- HOW TO COMPLETE THIS TASK -
The records below are to be reproduced word for word.

(Dataset excerpts)
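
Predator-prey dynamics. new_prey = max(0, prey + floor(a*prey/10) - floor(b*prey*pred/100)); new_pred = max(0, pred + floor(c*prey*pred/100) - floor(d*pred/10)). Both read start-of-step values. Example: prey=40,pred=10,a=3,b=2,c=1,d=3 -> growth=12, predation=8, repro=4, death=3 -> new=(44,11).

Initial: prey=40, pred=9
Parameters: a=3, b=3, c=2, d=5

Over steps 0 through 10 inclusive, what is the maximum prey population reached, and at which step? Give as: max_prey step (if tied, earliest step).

Step 1: prey: 40+12-10=42; pred: 9+7-4=12
Step 2: prey: 42+12-15=39; pred: 12+10-6=16
Step 3: prey: 39+11-18=32; pred: 16+12-8=20
Step 4: prey: 32+9-19=22; pred: 20+12-10=22
Step 5: prey: 22+6-14=14; pred: 22+9-11=20
Step 6: prey: 14+4-8=10; pred: 20+5-10=15
Step 7: prey: 10+3-4=9; pred: 15+3-7=11
Step 8: prey: 9+2-2=9; pred: 11+1-5=7
Step 9: prey: 9+2-1=10; pred: 7+1-3=5
Step 10: prey: 10+3-1=12; pred: 5+1-2=4
Max prey = 42 at step 1

Answer: 42 1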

- FINISHED TASK -
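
Predator-prey dynamics. new_prey = max(0, prey + floor(a*prey/10) - floor(b*prey*pred/100)); new_pred = max(0, pred + floor(c*prey*pred/100) - floor(d*pred/10)). Both read start-of-step values. Example: prey=40,pred=10,a=3,b=2,c=1,d=3 -> growth=12, predation=8, repro=4, death=3 -> new=(44,11).

Initial: prey=40, pred=9
Parameters: a=3, b=3, c=2, d=5

Over steps 0 through 10 inclusive, what is the maximum prey population reached, and at which step? Give as: max_prey step (if tied, earliest step).

Step 1: prey: 40+12-10=42; pred: 9+7-4=12
Step 2: prey: 42+12-15=39; pred: 12+10-6=16
Step 3: prey: 39+11-18=32; pred: 16+12-8=20
Step 4: prey: 32+9-19=22; pred: 20+12-10=22
Step 5: prey: 22+6-14=14; pred: 22+9-11=20
Step 6: prey: 14+4-8=10; pred: 20+5-10=15
Step 7: prey: 10+3-4=9; pred: 15+3-7=11
Step 8: prey: 9+2-2=9; pred: 11+1-5=7
Step 9: prey: 9+2-1=10; pred: 7+1-3=5
Step 10: prey: 10+3-1=12; pred: 5+1-2=4
Max prey = 42 at step 1

Answer: 42 1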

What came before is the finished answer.